- _Task instructions_
Copy every line below where the string "Answer" is found.

- _Data section_
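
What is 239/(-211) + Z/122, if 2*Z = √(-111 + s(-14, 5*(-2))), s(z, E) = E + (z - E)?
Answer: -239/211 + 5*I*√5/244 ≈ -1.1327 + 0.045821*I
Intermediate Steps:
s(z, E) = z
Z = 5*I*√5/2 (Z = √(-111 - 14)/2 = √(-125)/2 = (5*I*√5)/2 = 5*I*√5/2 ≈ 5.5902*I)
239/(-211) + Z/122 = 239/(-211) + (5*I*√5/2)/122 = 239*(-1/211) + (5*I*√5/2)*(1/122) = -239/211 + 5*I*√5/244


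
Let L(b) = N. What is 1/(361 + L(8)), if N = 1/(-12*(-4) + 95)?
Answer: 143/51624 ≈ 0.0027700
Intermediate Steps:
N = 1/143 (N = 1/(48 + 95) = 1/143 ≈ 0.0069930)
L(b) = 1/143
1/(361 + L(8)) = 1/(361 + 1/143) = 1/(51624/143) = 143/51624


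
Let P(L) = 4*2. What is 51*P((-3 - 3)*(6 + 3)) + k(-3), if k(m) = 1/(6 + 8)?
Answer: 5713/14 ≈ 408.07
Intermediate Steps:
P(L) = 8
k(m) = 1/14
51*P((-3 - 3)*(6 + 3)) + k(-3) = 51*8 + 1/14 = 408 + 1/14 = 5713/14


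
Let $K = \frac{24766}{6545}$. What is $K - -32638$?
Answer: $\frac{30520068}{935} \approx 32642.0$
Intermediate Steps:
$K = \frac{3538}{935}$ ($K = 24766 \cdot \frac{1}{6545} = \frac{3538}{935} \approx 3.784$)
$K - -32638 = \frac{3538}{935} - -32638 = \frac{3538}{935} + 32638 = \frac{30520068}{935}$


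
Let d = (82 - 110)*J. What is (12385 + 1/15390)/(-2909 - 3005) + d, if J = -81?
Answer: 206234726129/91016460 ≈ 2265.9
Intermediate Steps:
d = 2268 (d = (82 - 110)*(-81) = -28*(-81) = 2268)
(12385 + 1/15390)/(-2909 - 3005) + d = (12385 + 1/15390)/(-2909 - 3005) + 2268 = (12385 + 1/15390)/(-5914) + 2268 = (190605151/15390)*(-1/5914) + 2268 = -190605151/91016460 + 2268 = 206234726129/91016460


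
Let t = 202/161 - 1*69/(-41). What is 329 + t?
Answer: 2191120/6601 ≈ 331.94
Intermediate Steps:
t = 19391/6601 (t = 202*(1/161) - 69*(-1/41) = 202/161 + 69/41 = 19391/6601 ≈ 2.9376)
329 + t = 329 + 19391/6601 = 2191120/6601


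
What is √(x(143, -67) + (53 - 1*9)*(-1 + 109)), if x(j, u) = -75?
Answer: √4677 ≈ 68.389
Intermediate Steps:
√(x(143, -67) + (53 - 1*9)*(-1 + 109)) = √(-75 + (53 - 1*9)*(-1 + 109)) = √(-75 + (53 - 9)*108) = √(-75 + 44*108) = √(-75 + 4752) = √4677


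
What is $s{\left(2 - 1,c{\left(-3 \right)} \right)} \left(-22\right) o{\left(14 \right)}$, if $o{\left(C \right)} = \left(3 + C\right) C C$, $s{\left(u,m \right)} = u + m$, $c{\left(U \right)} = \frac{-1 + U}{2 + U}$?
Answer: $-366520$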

---

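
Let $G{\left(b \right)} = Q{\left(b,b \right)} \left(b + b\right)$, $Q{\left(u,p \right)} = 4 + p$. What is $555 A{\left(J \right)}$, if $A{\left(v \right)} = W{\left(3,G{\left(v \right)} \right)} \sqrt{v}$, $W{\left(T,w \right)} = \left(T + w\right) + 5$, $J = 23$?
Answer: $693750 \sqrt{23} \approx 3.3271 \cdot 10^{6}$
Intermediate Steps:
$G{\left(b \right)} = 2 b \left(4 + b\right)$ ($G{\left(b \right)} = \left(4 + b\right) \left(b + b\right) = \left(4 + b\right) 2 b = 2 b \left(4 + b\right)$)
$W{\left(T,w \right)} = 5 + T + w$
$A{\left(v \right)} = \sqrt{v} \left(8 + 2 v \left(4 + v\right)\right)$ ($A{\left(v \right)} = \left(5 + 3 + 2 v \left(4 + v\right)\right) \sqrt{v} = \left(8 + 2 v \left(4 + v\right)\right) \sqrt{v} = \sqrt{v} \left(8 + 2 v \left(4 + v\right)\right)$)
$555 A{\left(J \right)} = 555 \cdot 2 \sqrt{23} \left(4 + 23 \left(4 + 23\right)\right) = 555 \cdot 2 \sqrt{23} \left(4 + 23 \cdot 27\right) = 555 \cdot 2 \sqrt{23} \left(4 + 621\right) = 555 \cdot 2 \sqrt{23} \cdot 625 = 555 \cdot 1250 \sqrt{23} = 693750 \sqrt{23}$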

- _Your response_
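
Answer: -239/211 + 5*I*√5/244 ≈ -1.1327 + 0.045821*I
Answer: 143/51624 ≈ 0.0027700
Answer: 5713/14 ≈ 408.07
Answer: $\frac{30520068}{935} \approx 32642.0$
Answer: 206234726129/91016460 ≈ 2265.9
Answer: 2191120/6601 ≈ 331.94
Answer: √4677 ≈ 68.389
Answer: $-366520$
Answer: $693750 \sqrt{23} \approx 3.3271 \cdot 10^{6}$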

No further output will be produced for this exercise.